### Records supplied:

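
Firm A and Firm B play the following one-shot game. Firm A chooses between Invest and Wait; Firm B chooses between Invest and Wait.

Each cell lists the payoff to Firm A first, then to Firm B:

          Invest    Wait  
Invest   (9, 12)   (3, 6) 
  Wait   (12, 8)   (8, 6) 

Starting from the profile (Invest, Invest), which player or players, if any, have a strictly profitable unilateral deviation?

Firm A at (Invest, Invest) earns 9; deviating to Wait yields 12 — a strict improvement.
Firm B earns 12; deviating to Wait yields 6 — not better.
Only Firm A has a strictly profitable deviation.

Firm A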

### Work to be completed:
Each line of the material is to be copied exactly.

### Reply:
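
Firm A and Firm B play the following one-shot game. Firm A chooses between Invest and Wait; Firm B chooses between Invest and Wait.

Each cell lists the payoff to Firm A first, then to Firm B:

          Invest    Wait  
Invest   (9, 12)   (3, 6) 
  Wait   (12, 8)   (8, 6) 

Starting from the profile (Invest, Invest), which player or players, if any, have a strictly profitable unilateral deviation?

Firm A at (Invest, Invest) earns 9; deviating to Wait yields 12 — a strict improvement.
Firm B earns 12; deviating to Wait yields 6 — not better.
Only Firm A has a strictly profitable deviation.

Firm A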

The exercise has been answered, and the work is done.